======== The input

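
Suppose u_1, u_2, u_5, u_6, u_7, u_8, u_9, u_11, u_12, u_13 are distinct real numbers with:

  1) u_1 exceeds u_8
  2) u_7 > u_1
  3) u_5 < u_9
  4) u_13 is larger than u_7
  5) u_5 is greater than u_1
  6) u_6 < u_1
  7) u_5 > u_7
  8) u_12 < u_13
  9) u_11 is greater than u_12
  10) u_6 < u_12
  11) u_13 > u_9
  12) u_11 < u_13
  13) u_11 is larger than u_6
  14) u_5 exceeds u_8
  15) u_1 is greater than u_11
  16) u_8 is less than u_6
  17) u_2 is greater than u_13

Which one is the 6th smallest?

Piecing the relations together gives one ordering: u_8 < u_6 < u_12 < u_11 < u_1 < u_7 < u_5 < u_9 < u_13 < u_2.
The 6th smallest is u_7.

u_7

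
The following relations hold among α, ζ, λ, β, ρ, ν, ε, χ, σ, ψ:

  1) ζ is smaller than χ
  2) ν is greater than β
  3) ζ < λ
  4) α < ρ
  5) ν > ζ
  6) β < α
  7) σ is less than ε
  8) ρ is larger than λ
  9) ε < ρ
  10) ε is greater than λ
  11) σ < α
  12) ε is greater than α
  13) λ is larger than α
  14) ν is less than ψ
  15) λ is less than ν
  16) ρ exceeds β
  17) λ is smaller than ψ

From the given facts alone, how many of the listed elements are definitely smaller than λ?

4

From λ the given relations immediately reach ζ, α.
From those, σ, β — 4 in total.
Nothing else is reachable below λ; 4 in all.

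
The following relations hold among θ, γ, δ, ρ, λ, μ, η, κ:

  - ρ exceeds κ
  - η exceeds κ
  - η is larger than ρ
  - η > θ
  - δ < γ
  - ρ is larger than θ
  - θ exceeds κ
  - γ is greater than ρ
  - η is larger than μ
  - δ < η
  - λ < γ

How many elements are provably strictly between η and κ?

2

Chaining upward from κ reaches: θ, ρ, γ.
Chaining downward from η reaches: θ, ρ, δ, μ.
Strictly between κ and η are those in both lists: θ, ρ — 2 elements.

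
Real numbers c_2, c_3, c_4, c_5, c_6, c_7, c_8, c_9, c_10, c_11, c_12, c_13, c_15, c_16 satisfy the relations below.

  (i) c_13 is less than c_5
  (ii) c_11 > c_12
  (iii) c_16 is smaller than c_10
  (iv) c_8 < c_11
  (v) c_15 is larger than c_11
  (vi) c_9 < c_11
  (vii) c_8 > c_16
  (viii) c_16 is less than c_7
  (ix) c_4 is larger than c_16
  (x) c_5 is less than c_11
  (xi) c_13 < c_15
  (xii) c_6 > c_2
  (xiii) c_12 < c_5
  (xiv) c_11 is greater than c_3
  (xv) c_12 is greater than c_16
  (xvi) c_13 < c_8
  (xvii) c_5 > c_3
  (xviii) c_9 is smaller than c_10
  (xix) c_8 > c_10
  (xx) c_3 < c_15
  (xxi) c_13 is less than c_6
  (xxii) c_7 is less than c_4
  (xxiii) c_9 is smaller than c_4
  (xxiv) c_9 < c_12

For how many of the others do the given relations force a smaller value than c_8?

4

Directly below c_8: c_16, c_10, c_13.
One step further: c_9 (4 so far).
Nothing else is reachable below c_8; 4 in all.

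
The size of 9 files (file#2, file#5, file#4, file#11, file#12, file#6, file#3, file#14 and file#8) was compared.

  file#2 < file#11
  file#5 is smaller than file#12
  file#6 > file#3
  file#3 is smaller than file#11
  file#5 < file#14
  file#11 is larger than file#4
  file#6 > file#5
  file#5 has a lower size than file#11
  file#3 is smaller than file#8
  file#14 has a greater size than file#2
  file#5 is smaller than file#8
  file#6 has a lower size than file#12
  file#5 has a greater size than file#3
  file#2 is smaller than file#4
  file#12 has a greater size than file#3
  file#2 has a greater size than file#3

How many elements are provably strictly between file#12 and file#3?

2

Chaining upward from file#3 reaches: file#2, file#5, file#4, file#6, file#14, file#8, file#11.
Chaining downward from file#12 reaches: file#5, file#6.
Strictly between file#3 and file#12 are those in both lists: file#5, file#6 — 2 elements.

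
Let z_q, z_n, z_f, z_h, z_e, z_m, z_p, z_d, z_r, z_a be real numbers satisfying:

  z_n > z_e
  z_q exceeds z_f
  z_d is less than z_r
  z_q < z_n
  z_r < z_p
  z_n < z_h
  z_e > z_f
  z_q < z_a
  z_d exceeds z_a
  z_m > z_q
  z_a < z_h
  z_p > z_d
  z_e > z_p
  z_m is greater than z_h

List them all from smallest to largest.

Each adjacent pair is fixed by a given relation: z_f < z_q; z_q < z_a; z_a < z_d; z_d < z_r; z_r < z_p; z_p < z_e; z_e < z_n; z_n < z_h; z_h < z_m. Chaining them end to end gives the full order.

z_f < z_q < z_a < z_d < z_r < z_p < z_e < z_n < z_h < z_m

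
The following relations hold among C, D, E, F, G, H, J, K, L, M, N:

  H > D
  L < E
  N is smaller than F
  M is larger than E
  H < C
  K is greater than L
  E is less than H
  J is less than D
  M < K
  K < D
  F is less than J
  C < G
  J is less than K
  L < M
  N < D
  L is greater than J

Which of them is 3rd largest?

H

Chaining the given pairs: N < F < J < L < E < M < K < D < H < C < G.
Counting 3 from the largest end gives H.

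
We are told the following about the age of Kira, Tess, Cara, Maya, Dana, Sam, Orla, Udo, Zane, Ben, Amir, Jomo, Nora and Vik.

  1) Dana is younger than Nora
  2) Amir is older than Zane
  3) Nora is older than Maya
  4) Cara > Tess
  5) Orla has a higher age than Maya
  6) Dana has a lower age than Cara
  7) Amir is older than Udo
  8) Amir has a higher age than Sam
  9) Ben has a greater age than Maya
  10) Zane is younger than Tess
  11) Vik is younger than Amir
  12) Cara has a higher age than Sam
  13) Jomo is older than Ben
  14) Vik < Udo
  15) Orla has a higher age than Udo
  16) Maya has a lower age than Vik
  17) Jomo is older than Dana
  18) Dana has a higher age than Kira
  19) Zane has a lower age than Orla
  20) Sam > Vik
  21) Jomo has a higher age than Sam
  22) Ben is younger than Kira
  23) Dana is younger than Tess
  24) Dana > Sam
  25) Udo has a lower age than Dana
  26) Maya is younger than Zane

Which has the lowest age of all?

Maya

Vik is not least since Maya < Vik; Udo is not least since Vik < Udo; Sam is not least since Vik < Sam; Ben is not least since Maya < Ben; Kira is not least since Ben < Kira; Dana is not least since Kira < Dana; Jomo is not least since Sam < Jomo; Zane is not least since Maya < Zane; Amir is not least since Zane < Amir; Orla is not least since Maya < Orla; Nora is not least since Maya < Nora; Tess is not least since Dana < Tess; Cara is not least since Tess < Cara.
Only Maya has nothing below it, so Maya is the lowest age.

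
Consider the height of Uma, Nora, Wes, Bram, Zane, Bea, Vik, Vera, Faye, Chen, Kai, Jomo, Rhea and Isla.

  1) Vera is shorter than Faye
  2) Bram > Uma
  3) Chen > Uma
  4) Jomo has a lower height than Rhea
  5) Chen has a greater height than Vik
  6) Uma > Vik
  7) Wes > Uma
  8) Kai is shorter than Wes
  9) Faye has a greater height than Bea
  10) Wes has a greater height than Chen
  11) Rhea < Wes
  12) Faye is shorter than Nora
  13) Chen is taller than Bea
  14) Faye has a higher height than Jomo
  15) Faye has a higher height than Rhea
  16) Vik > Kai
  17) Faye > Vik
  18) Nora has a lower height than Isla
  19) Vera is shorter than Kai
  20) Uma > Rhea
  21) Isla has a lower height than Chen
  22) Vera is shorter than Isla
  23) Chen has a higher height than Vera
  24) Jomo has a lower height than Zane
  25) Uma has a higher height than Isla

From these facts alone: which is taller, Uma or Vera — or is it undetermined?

Uma

Vera < Kai and Kai < Vik give Vera < Vik.
With Vik < Faye: Vera < Kai < Vik < Faye.
With Faye < Nora: Vera < Kai < Vik < Faye < Nora.
With Nora < Isla: Vera < Kai < Vik < Faye < Nora < Isla.
With Isla < Uma: Vera < Kai < Vik < Faye < Nora < Isla < Uma.
So Uma is taller.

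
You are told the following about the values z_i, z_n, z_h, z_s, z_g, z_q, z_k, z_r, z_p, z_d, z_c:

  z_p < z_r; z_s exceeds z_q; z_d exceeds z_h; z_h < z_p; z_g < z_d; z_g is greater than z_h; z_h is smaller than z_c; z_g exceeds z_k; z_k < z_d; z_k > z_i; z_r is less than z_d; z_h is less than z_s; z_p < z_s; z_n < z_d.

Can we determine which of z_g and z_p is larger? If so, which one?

Following every chain through z_p: above z_p we get z_s, z_r, z_d; below z_p we get z_h.
z_g is not reached, and no chain runs the other way from z_g to z_p.
So the given relations leave the order of z_p and z_g undetermined.

undetermined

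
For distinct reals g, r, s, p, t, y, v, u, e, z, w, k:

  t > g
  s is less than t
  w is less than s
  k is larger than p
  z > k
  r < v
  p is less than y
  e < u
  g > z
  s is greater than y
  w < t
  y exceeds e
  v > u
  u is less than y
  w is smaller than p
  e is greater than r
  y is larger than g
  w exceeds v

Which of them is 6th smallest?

Piecing the relations together gives one ordering: r < e < u < v < w < p < k < z < g < y < s < t.
Counting 6 from the smallest end gives p.

p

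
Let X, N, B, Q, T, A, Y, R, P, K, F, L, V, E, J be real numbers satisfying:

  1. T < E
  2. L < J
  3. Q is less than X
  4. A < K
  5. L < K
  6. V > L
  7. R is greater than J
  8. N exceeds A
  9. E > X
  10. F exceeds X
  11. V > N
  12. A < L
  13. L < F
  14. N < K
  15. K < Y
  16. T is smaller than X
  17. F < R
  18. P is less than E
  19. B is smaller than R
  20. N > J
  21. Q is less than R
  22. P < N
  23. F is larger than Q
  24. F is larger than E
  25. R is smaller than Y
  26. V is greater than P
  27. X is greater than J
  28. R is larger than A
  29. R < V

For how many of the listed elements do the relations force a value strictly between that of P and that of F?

The relations place P below F. An element lies strictly between them when it is forced above P and also forced below F.
Above P: {N, E, R, K, V, Y}. Below F: {Q, A, T, L, J, X, E}.
Intersection: {E} — 1.

1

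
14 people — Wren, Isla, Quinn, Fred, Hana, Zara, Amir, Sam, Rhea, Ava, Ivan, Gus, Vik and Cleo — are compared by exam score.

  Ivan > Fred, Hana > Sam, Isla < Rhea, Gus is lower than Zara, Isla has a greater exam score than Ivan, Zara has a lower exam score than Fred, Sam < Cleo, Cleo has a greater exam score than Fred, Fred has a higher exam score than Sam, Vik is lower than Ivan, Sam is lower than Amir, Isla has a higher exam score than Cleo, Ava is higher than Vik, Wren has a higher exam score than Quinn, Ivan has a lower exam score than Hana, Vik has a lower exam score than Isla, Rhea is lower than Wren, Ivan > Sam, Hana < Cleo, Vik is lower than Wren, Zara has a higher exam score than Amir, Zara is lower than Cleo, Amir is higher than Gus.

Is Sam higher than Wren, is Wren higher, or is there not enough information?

Wren

Sam < Amir and Amir < Zara give Sam < Zara.
Then Zara < Fred extends the chain to Fred.
With Fred < Ivan: Sam < Amir < Zara < Fred < Ivan.
With Ivan < Hana: Sam < Amir < Zara < Fred < Ivan < Hana.
Then Hana < Cleo extends the chain to Cleo.
Then Cleo < Isla extends the chain to Isla.
With Isla < Rhea: Sam < Amir < Zara < Fred < Ivan < Hana < Cleo < Isla < Rhea.
Then Rhea < Wren extends the chain to Wren.
So Wren is higher.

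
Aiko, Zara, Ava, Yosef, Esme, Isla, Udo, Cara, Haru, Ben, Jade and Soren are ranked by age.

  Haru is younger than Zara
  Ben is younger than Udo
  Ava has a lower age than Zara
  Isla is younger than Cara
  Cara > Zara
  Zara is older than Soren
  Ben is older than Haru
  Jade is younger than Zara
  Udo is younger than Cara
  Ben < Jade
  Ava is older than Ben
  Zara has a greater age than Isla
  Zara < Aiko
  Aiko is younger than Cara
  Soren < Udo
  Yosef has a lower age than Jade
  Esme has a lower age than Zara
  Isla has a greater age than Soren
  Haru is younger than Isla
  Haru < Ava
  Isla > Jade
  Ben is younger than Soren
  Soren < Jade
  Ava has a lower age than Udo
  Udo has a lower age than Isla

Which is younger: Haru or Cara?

Chaining the given relations: Haru < Ben < Soren < Jade < Isla < Zara < Aiko < Cara.
So Haru < Cara; Haru is the younger of the two.

Haru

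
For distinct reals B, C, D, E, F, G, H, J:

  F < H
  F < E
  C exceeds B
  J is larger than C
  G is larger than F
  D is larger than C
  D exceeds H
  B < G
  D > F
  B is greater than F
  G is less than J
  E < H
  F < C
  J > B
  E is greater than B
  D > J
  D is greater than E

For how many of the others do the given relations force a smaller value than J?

4

From J the given relations immediately reach B, G, C.
From those, F — 4 in total.
Nothing else is reachable below J; 4 in all.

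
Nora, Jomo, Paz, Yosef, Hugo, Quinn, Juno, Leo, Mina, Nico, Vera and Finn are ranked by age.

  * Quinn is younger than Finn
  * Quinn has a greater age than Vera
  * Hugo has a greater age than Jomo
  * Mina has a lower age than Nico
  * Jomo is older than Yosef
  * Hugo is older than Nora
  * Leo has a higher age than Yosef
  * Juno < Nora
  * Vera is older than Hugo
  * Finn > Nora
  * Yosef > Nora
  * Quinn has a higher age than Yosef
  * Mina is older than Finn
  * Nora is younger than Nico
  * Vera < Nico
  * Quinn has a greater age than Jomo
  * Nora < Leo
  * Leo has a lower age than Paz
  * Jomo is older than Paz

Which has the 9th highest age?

Piecing the relations together gives one ordering: Juno < Nora < Yosef < Leo < Paz < Jomo < Hugo < Vera < Quinn < Finn < Mina < Nico.
The 9th largest is Leo.

Leo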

================

Locate all lines in the listing above with the word "told". Copy them.

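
We are told the following about the age of Kira, Tess, Cara, Maya, Dana, Sam, Orla, Udo, Zane, Ben, Amir, Jomo, Nora and Vik.
You are told the following about the values z_i, z_n, z_h, z_s, z_g, z_q, z_k, z_r, z_p, z_d, z_c: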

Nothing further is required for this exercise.